### Task description
Please state in a single number how many lines of the entries below include the word "sister".

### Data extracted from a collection
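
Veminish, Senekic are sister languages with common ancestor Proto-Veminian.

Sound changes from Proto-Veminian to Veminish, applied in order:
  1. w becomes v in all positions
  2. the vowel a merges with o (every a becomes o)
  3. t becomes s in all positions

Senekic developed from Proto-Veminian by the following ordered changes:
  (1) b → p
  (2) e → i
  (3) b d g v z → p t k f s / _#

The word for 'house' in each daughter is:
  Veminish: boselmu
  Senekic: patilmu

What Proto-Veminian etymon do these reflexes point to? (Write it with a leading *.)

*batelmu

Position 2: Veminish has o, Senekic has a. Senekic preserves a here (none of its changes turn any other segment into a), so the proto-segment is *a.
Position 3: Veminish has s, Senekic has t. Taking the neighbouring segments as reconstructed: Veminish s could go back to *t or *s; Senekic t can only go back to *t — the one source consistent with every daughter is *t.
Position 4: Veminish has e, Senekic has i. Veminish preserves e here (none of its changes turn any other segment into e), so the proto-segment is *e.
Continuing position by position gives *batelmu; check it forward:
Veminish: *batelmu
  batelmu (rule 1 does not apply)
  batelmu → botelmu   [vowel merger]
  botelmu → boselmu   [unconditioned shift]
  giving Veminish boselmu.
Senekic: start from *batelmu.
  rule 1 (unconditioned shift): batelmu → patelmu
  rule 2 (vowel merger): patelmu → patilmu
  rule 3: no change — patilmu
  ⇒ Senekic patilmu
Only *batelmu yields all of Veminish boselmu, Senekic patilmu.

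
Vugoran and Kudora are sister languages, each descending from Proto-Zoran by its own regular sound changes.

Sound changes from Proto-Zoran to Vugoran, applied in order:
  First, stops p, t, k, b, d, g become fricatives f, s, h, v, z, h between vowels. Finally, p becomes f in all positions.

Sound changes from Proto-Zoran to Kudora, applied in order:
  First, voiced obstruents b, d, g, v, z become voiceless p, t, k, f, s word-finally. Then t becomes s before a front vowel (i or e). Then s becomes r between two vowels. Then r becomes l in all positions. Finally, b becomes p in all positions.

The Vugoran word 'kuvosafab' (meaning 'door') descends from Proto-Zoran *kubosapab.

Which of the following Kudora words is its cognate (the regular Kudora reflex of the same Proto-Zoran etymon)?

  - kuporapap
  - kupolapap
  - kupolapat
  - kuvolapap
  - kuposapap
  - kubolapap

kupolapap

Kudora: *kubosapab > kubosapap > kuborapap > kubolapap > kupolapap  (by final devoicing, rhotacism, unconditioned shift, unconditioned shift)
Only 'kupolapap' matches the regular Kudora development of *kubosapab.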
--
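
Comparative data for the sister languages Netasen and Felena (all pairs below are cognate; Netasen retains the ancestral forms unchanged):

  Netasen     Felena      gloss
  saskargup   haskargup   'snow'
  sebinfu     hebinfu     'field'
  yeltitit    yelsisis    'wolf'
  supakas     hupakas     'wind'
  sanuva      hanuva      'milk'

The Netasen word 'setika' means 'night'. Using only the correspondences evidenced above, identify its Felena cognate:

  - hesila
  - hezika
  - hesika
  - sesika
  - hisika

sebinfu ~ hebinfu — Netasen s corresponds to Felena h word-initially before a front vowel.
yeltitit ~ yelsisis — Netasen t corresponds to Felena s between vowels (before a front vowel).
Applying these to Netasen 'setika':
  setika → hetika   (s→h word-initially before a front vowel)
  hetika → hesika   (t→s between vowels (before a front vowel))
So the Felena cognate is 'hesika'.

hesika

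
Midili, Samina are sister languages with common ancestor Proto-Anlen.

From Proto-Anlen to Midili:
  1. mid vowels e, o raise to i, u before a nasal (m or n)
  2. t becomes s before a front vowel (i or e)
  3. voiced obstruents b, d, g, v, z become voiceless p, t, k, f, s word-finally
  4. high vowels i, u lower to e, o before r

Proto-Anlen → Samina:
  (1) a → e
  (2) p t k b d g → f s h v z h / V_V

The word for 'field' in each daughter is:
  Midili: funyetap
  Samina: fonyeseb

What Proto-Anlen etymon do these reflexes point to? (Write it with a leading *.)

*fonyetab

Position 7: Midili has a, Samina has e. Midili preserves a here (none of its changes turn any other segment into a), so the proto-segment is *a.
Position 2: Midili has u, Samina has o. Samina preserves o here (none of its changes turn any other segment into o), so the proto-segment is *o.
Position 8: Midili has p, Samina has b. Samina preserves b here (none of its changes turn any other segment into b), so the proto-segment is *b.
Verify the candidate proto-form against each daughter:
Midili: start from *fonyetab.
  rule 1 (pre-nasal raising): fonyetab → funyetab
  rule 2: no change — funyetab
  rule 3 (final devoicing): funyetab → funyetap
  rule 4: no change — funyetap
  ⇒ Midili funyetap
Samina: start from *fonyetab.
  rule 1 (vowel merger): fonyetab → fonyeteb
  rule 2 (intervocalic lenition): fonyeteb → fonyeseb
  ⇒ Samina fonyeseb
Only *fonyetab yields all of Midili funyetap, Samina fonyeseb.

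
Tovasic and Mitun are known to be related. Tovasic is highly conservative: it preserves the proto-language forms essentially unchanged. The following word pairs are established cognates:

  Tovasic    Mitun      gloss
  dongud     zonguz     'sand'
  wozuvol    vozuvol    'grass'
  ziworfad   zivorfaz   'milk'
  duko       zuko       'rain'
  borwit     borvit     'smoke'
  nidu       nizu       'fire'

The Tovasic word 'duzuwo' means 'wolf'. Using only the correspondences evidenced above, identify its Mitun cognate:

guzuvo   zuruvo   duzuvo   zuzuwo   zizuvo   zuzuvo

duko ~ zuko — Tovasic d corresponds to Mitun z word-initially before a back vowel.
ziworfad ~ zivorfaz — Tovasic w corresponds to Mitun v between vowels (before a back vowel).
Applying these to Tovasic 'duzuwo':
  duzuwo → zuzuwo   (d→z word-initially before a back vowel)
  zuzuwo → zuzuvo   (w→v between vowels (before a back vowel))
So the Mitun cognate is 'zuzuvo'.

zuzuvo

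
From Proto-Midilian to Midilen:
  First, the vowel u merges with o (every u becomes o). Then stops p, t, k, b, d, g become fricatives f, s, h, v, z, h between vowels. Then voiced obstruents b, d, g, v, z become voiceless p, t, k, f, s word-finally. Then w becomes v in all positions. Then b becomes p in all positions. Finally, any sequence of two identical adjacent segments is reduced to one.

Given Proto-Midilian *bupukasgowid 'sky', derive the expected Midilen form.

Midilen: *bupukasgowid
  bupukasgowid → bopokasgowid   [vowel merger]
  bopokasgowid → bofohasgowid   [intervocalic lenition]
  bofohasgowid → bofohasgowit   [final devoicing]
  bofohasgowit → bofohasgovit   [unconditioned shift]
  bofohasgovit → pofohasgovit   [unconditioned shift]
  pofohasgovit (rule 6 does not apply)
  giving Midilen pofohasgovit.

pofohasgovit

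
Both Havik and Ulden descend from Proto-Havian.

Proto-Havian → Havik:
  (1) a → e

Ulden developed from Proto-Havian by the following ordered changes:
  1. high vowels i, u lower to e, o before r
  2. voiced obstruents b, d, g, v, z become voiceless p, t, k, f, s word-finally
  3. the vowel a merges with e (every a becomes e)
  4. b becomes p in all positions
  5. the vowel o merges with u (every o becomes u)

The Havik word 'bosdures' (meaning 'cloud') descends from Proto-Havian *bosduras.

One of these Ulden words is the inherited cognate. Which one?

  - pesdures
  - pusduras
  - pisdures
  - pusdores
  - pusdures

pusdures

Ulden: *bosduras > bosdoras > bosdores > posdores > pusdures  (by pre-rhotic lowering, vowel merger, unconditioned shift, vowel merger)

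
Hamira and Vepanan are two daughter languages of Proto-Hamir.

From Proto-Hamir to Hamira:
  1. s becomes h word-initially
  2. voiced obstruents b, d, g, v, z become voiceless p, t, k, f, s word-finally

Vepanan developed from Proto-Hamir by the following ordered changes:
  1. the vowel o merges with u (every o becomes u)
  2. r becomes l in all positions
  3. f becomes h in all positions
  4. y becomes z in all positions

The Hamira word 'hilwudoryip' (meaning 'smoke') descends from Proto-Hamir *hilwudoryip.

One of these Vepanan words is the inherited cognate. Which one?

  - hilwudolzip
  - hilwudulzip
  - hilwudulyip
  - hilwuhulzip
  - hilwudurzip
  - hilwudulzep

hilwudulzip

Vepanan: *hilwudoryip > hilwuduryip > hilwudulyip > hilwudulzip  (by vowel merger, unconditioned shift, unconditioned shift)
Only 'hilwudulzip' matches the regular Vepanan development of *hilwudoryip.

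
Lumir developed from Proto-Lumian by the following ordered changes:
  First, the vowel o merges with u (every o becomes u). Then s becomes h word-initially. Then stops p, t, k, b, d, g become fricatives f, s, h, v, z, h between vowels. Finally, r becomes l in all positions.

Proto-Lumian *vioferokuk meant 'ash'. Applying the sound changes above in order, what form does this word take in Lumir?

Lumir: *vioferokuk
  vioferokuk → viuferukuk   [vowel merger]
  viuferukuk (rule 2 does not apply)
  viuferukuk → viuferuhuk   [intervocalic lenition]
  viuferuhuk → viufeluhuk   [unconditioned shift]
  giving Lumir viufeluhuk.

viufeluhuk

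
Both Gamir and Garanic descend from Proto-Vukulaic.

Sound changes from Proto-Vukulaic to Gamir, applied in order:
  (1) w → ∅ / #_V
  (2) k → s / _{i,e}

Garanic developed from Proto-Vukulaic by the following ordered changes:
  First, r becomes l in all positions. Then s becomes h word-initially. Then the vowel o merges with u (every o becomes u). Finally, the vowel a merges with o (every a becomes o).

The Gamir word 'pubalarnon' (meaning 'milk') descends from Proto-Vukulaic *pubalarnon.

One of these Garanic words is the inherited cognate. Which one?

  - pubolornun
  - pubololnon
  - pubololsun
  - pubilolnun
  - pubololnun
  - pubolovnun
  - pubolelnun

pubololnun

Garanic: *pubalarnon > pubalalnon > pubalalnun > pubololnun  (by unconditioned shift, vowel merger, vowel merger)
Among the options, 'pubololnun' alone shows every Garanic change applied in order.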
* * *
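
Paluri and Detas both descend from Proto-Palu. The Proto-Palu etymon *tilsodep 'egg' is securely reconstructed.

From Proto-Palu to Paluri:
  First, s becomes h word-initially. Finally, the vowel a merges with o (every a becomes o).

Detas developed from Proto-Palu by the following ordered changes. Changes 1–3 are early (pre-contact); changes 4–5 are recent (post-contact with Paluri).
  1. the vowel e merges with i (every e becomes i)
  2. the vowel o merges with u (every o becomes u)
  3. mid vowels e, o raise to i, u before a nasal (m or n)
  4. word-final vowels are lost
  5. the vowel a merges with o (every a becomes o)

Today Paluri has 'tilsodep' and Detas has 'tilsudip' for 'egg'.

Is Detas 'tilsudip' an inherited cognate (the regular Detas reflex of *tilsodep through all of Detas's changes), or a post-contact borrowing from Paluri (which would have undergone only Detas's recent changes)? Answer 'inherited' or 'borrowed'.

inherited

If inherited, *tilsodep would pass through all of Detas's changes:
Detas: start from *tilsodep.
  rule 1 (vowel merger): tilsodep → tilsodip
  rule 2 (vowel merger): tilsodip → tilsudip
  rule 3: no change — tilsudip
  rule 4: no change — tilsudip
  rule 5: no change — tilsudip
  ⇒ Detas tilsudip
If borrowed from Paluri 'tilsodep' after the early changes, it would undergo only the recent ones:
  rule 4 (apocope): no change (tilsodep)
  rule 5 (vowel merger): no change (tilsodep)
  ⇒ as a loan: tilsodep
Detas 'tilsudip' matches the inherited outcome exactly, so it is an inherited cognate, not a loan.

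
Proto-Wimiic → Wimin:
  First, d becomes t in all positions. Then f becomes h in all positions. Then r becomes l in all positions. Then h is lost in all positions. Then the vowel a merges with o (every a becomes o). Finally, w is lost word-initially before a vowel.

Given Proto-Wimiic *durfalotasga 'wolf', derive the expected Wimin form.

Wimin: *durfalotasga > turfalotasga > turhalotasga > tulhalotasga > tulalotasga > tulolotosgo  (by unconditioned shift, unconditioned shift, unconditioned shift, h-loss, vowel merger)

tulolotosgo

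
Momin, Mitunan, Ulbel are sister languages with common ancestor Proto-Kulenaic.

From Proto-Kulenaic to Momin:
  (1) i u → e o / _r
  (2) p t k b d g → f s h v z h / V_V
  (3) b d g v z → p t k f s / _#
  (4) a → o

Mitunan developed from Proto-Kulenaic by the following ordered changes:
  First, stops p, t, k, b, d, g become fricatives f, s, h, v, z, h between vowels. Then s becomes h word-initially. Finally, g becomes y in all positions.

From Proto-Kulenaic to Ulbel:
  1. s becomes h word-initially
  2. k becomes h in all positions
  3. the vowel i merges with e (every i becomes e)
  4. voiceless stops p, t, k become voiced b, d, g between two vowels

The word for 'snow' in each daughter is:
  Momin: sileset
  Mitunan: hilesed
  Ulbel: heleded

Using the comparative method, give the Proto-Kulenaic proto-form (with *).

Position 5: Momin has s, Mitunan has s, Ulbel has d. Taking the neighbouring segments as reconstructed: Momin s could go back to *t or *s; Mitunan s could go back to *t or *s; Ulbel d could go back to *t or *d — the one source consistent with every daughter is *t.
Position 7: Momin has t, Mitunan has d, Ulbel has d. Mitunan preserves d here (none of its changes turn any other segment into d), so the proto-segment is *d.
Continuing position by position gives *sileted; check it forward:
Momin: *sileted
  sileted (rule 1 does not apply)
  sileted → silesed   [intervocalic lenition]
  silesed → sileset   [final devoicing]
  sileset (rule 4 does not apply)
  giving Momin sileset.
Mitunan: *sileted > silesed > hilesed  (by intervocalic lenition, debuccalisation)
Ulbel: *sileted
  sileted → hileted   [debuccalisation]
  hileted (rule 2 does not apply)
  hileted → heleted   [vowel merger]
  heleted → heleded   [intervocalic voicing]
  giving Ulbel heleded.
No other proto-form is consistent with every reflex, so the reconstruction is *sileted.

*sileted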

### Written reply
5